=== TASK ITEM ===
In the entries below, how many lines contain the string "Answer"? Give the number by itself.

Data excerpts:

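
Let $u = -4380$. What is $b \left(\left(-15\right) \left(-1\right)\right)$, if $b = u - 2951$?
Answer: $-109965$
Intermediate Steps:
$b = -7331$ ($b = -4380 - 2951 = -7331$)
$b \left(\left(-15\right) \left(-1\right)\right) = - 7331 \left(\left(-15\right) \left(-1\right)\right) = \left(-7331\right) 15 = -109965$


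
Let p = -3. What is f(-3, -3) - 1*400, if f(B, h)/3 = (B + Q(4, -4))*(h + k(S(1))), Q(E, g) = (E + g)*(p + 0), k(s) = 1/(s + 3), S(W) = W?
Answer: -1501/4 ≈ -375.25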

--

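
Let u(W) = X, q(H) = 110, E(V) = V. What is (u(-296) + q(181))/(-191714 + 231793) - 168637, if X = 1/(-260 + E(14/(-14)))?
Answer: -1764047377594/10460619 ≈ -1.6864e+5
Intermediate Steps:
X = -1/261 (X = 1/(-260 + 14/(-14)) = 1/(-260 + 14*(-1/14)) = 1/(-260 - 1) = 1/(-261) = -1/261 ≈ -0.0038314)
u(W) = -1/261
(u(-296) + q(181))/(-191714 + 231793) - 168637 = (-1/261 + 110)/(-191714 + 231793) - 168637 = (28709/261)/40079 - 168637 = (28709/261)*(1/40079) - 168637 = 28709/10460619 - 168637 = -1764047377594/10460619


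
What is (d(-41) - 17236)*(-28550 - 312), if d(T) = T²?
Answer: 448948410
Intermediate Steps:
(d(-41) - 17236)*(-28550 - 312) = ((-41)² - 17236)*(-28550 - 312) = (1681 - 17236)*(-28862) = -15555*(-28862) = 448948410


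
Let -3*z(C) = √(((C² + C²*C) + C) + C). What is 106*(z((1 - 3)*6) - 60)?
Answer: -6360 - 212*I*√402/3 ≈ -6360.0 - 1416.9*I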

=== REPLY TO THE TASK ===
5